Aim of the task — Transcribe exactly the line that contains "Given X = DFT(x)" and every line after it to the end of the entries, and nothing more.

Records supplied —

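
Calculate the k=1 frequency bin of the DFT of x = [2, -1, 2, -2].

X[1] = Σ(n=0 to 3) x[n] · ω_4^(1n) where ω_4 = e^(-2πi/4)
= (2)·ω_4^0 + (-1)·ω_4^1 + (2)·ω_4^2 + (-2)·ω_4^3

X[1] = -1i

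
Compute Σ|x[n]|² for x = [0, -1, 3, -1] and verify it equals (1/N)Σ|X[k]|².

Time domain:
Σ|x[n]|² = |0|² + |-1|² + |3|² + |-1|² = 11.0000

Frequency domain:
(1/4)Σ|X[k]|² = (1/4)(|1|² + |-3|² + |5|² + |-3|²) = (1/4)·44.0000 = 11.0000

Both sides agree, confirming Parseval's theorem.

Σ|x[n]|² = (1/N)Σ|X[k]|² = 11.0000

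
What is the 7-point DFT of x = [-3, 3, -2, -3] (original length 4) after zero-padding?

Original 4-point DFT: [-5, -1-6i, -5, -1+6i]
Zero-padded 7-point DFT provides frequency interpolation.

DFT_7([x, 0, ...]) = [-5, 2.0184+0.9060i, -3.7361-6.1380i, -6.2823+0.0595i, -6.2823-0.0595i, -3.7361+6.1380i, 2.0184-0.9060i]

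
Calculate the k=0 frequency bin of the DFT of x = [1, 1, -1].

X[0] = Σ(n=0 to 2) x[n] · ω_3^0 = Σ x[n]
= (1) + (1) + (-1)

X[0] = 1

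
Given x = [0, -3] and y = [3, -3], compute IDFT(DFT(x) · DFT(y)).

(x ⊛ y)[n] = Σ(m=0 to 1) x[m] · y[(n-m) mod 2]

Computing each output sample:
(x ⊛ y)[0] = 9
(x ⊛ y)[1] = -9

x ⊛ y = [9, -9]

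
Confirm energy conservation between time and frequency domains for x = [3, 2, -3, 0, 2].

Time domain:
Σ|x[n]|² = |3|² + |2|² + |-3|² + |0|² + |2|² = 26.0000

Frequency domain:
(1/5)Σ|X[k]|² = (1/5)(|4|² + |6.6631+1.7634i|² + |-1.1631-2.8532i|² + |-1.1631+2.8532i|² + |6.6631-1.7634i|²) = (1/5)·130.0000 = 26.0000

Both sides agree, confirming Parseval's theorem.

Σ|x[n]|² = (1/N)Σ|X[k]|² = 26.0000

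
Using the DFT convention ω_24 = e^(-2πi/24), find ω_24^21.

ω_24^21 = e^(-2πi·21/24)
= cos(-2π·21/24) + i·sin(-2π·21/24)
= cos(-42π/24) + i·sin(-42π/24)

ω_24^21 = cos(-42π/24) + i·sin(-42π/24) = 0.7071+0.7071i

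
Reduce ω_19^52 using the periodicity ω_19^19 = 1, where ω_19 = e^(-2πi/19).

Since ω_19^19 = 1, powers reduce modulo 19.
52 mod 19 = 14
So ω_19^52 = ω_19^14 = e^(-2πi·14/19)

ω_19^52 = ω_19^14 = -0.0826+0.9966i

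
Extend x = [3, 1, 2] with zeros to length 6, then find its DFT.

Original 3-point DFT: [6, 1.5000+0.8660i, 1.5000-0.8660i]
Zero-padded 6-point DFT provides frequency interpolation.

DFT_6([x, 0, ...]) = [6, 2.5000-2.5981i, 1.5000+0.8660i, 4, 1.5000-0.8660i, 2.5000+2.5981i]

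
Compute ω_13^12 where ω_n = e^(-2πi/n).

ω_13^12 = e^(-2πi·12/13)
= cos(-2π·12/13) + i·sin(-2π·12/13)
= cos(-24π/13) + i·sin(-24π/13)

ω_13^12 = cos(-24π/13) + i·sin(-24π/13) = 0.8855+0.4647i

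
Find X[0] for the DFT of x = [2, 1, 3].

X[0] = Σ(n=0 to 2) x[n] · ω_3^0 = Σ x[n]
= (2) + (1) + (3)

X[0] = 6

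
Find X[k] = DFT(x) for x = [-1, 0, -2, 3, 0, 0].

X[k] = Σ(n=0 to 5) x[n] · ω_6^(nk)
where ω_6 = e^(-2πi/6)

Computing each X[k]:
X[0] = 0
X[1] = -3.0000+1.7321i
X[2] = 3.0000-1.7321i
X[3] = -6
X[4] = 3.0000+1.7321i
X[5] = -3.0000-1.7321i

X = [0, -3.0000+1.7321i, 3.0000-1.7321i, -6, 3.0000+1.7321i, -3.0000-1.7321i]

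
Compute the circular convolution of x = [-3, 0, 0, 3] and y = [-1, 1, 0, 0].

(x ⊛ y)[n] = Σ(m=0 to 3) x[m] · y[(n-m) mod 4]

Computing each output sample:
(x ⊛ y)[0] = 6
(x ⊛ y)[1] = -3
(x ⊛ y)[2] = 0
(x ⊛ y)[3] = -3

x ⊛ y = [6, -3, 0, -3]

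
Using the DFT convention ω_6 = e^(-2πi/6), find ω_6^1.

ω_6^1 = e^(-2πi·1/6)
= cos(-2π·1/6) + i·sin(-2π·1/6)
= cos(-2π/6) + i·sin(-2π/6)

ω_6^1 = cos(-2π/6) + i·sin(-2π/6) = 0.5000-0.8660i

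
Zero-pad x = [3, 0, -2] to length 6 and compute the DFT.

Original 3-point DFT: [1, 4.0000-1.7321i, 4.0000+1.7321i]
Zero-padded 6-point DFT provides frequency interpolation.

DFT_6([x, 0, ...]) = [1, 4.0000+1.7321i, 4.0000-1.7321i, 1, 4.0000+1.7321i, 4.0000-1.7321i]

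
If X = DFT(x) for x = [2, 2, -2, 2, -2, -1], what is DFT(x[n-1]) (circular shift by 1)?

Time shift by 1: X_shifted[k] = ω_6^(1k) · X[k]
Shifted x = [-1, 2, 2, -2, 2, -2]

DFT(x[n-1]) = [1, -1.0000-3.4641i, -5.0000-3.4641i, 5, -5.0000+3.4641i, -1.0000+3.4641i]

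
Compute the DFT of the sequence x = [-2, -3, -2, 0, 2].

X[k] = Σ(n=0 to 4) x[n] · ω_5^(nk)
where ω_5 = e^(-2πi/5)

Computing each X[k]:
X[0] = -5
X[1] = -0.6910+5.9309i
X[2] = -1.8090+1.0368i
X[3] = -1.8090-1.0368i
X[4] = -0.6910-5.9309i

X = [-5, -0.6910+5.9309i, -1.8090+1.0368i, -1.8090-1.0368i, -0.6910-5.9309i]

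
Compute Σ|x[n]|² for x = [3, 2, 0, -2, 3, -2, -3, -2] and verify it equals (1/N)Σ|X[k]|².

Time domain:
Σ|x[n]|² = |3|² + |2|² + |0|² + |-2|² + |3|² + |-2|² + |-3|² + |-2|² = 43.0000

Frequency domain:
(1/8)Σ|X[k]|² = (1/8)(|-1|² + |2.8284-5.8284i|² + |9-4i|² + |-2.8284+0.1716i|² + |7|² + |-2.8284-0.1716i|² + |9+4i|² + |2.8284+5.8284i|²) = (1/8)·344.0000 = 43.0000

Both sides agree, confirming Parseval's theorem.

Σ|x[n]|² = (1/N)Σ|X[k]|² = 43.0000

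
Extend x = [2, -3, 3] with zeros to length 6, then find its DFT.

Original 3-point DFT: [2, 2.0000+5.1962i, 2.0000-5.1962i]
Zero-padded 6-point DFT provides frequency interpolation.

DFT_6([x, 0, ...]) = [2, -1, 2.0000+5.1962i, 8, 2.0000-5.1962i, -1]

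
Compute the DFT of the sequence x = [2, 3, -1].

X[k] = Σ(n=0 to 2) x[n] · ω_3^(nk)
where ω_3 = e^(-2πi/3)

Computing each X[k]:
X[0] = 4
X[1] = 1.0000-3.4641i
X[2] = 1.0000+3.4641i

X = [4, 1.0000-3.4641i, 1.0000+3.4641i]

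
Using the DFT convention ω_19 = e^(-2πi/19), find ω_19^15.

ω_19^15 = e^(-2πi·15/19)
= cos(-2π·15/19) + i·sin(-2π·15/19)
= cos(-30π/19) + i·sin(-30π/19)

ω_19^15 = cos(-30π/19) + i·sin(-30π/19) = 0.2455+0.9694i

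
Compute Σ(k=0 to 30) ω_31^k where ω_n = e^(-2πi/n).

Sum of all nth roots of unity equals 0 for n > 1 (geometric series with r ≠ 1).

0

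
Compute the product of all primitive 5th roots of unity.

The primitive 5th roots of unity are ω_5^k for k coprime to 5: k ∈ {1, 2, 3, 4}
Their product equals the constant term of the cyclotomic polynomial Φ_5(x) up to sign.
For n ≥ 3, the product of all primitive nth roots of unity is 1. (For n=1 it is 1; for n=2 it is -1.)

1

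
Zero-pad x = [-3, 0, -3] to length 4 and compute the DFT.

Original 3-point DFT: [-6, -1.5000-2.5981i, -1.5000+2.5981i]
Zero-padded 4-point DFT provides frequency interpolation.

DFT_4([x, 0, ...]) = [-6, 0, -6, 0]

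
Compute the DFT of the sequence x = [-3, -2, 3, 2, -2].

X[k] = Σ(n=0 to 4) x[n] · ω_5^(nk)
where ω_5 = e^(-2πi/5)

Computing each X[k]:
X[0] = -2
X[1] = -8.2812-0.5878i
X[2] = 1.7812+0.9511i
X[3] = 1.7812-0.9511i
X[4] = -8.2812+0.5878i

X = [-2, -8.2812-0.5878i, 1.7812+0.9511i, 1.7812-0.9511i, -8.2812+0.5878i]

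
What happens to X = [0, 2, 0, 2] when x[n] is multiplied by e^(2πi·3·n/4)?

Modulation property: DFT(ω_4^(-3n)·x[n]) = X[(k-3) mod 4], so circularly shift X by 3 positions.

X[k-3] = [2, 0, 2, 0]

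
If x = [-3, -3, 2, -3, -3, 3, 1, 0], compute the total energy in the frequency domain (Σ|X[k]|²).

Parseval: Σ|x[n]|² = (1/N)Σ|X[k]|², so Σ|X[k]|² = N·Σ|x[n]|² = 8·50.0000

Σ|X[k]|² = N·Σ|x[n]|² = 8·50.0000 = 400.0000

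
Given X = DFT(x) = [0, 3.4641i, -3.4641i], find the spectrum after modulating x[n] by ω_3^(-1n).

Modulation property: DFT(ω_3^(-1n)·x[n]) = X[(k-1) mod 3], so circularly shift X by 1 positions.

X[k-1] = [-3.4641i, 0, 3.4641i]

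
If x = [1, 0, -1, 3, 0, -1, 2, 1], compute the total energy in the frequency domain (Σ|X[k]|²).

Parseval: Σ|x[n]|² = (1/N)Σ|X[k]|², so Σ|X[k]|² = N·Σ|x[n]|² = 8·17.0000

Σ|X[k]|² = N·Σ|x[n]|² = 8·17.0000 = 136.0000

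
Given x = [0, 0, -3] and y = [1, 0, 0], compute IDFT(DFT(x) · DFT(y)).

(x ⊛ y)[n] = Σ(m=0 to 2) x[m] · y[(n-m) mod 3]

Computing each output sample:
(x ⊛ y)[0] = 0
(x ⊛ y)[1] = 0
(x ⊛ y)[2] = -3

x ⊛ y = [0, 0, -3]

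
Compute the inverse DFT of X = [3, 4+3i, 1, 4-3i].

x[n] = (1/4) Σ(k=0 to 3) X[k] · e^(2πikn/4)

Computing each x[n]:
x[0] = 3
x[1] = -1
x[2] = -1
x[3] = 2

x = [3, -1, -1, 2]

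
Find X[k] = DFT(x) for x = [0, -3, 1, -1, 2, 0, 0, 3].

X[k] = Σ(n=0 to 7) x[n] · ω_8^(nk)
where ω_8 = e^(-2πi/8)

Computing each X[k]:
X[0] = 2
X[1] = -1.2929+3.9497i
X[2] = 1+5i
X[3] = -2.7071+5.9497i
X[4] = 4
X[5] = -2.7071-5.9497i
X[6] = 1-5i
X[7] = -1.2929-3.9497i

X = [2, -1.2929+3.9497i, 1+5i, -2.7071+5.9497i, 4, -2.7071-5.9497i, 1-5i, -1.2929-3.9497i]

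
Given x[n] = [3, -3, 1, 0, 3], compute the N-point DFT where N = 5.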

Exercise response —
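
Given X = DFT(x) = [0, 3.4641i, -3.4641i], find the spectrum after modulating x[n] by ω_3^(-1n).

Modulation property: DFT(ω_3^(-1n)·x[n]) = X[(k-1) mod 3], so circularly shift X by 1 positions.

X[k-1] = [-3.4641i, 0, 3.4641i]

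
If x = [1, 0, -1, 3, 0, -1, 2, 1], compute the total energy in the frequency domain (Σ|X[k]|²).

Parseval: Σ|x[n]|² = (1/N)Σ|X[k]|², so Σ|X[k]|² = N·Σ|x[n]|² = 8·17.0000

Σ|X[k]|² = N·Σ|x[n]|² = 8·17.0000 = 136.0000

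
Given x = [0, 0, -3] and y = [1, 0, 0], compute IDFT(DFT(x) · DFT(y)).

(x ⊛ y)[n] = Σ(m=0 to 2) x[m] · y[(n-m) mod 3]

Computing each output sample:
(x ⊛ y)[0] = 0
(x ⊛ y)[1] = 0
(x ⊛ y)[2] = -3

x ⊛ y = [0, 0, -3]

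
Compute the inverse DFT of X = [3, 4+3i, 1, 4-3i].

x[n] = (1/4) Σ(k=0 to 3) X[k] · e^(2πikn/4)

Computing each x[n]:
x[0] = 3
x[1] = -1
x[2] = -1
x[3] = 2

x = [3, -1, -1, 2]

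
Find X[k] = DFT(x) for x = [0, -3, 1, -1, 2, 0, 0, 3].

X[k] = Σ(n=0 to 7) x[n] · ω_8^(nk)
where ω_8 = e^(-2πi/8)

Computing each X[k]:
X[0] = 2
X[1] = -1.2929+3.9497i
X[2] = 1+5i
X[3] = -2.7071+5.9497i
X[4] = 4
X[5] = -2.7071-5.9497i
X[6] = 1-5i
X[7] = -1.2929-3.9497i

X = [2, -1.2929+3.9497i, 1+5i, -2.7071+5.9497i, 4, -2.7071-5.9497i, 1-5i, -1.2929-3.9497i]

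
Given x[n] = [3, -3, 1, 0, 3], compute the N-point DFT where N = 5.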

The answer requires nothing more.